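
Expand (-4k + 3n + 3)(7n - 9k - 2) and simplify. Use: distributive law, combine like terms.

(-4k + 3n + 3)(7n - 9k - 2)
= -28kn + 36k^2 + 8k + 21n^2 - 27kn - 6n + 21n - 27k - 6    [distributive law]
= -55kn + 36k^2 - 19k + 21n^2 + 15n - 6    [combine like terms]

-55kn + 36k^2 - 19k + 21n^2 + 15n - 6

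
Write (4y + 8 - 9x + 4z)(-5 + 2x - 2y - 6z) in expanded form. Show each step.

-36y + 26xy - 8y^2 - 32yz - 40 + 61x - 68z - 18x^2 + 62xz - 24z^2

(4y + 8 - 9x + 4z)(-5 + 2x - 2y - 6z)
= -20y + 8xy - 8y^2 - 24yz - 40 + 16x - 16y - 48z + 45x - 18x^2 + 18xy + 54xz - 20z + 8xz - 8yz - 24z^2    [distributive law]
= -36y + 26xy - 8y^2 - 32yz - 40 + 61x - 68z - 18x^2 + 62xz - 24z^2    [combine like terms]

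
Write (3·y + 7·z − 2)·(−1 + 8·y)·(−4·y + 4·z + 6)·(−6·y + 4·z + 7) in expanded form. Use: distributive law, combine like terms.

(3·y + 7·z − 2)·(−1 + 8·y)·(−4·y + 4·z + 6)·(−6·y + 4·z + 7)
= (−3·y + 24·y^2 − 7·z + 56·y·z + 2 − 16·y)·(−4·y + 4·z + 6)·(−6·y + 4·z + 7)    [distributive law]
= (−19·y + 24·y^2 − 7·z + 56·y·z + 2)·(−4·y + 4·z + 6)·(−6·y + 4·z + 7)    [combine like terms]
= (76·y^2 − 76·y·z − 114·y − 96·y^3 + 96·y^2·z + 144·y^2 + 28·y·z − 28·z^2 − 42·z − 224·y^2·z + 224·y·z^2 + 336·y·z − 8·y + 8·z + 12)·(−6·y + 4·z + 7)    [distributive law]
= (220·y^2 + 288·y·z − 122·y − 96·y^3 − 128·y^2·z − 28·z^2 − 34·z + 224·y·z^2 + 12)·(−6·y + 4·z + 7)    [combine like terms]
= −1320·y^3 + 880·y^2·z + 1540·y^2 − 1728·y^2·z + 1152·y·z^2 + 2016·y·z + 732·y^2 − 488·y·z − 854·y + 576·y^4 − 384·y^3·z − 672·y^3 + 768·y^3·z − 512·y^2·z^2 − 896·y^2·z + 168·y·z^2 − 112·z^3 − 196·z^2 + 204·y·z − 136·z^2 − 238·z − 1344·y^2·z^2 + 896·y·z^3 + 1568·y·z^2 − 72·y + 48·z + 84    [distributive law]
= −1992·y^3 − 1744·y^2·z + 2272·y^2 + 2888·y·z^2 + 1732·y·z − 926·y + 576·y^4 + 384·y^3·z − 1856·y^2·z^2 − 112·z^3 − 332·z^2 − 190·z + 896·y·z^3 + 84    [combine like terms]

−1992·y^3 − 1744·y^2·z + 2272·y^2 + 2888·y·z^2 + 1732·y·z − 926·y + 576·y^4 + 384·y^3·z − 1856·y^2·z^2 − 112·z^3 − 332·z^2 − 190·z + 896·y·z^3 + 84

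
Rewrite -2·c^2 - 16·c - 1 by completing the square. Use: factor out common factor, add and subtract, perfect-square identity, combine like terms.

-2(c + 4)^2 + 31

-2·c^2 - 16·c - 1
= -2(c^2 + 8·c) - 1    [factor out -2 from the c-terms]
= -2(c^2 + 8·c + 16 - 16) - 1    [add and subtract 16 inside the bracket]
= -2(c + 4)^2 + 32 - 1    [perfect-square identity]
= -2(c + 4)^2 + 31    [combine constants]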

*TASK ITEM*.
Return the material above unaltered. Include every line.

*OUTPUT FOR THIS EXERCISE*.
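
Expand (-4k + 3n + 3)(7n - 9k - 2) and simplify. Use: distributive law, combine like terms.

(-4k + 3n + 3)(7n - 9k - 2)
= -28kn + 36k^2 + 8k + 21n^2 - 27kn - 6n + 21n - 27k - 6    [distributive law]
= -55kn + 36k^2 - 19k + 21n^2 + 15n - 6    [combine like terms]

-55kn + 36k^2 - 19k + 21n^2 + 15n - 6

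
Write (4y + 8 - 9x + 4z)(-5 + 2x - 2y - 6z) in expanded form. Show each step.

-36y + 26xy - 8y^2 - 32yz - 40 + 61x - 68z - 18x^2 + 62xz - 24z^2

(4y + 8 - 9x + 4z)(-5 + 2x - 2y - 6z)
= -20y + 8xy - 8y^2 - 24yz - 40 + 16x - 16y - 48z + 45x - 18x^2 + 18xy + 54xz - 20z + 8xz - 8yz - 24z^2    [distributive law]
= -36y + 26xy - 8y^2 - 32yz - 40 + 61x - 68z - 18x^2 + 62xz - 24z^2    [combine like terms]

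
Write (3·y + 7·z − 2)·(−1 + 8·y)·(−4·y + 4·z + 6)·(−6·y + 4·z + 7) in expanded form. Use: distributive law, combine like terms.

(3·y + 7·z − 2)·(−1 + 8·y)·(−4·y + 4·z + 6)·(−6·y + 4·z + 7)
= (−3·y + 24·y^2 − 7·z + 56·y·z + 2 − 16·y)·(−4·y + 4·z + 6)·(−6·y + 4·z + 7)    [distributive law]
= (−19·y + 24·y^2 − 7·z + 56·y·z + 2)·(−4·y + 4·z + 6)·(−6·y + 4·z + 7)    [combine like terms]
= (76·y^2 − 76·y·z − 114·y − 96·y^3 + 96·y^2·z + 144·y^2 + 28·y·z − 28·z^2 − 42·z − 224·y^2·z + 224·y·z^2 + 336·y·z − 8·y + 8·z + 12)·(−6·y + 4·z + 7)    [distributive law]
= (220·y^2 + 288·y·z − 122·y − 96·y^3 − 128·y^2·z − 28·z^2 − 34·z + 224·y·z^2 + 12)·(−6·y + 4·z + 7)    [combine like terms]
= −1320·y^3 + 880·y^2·z + 1540·y^2 − 1728·y^2·z + 1152·y·z^2 + 2016·y·z + 732·y^2 − 488·y·z − 854·y + 576·y^4 − 384·y^3·z − 672·y^3 + 768·y^3·z − 512·y^2·z^2 − 896·y^2·z + 168·y·z^2 − 112·z^3 − 196·z^2 + 204·y·z − 136·z^2 − 238·z − 1344·y^2·z^2 + 896·y·z^3 + 1568·y·z^2 − 72·y + 48·z + 84    [distributive law]
= −1992·y^3 − 1744·y^2·z + 2272·y^2 + 2888·y·z^2 + 1732·y·z − 926·y + 576·y^4 + 384·y^3·z − 1856·y^2·z^2 − 112·z^3 − 332·z^2 − 190·z + 896·y·z^3 + 84    [combine like terms]

−1992·y^3 − 1744·y^2·z + 2272·y^2 + 2888·y·z^2 + 1732·y·z − 926·y + 576·y^4 + 384·y^3·z − 1856·y^2·z^2 − 112·z^3 − 332·z^2 − 190·z + 896·y·z^3 + 84

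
Rewrite -2·c^2 - 16·c - 1 by completing the square. Use: factor out common factor, add and subtract, perfect-square identity, combine like terms.

-2(c + 4)^2 + 31

-2·c^2 - 16·c - 1
= -2(c^2 + 8·c) - 1    [factor out -2 from the c-terms]
= -2(c^2 + 8·c + 16 - 16) - 1    [add and subtract 16 inside the bracket]
= -2(c + 4)^2 + 32 - 1    [perfect-square identity]
= -2(c + 4)^2 + 31    [combine constants]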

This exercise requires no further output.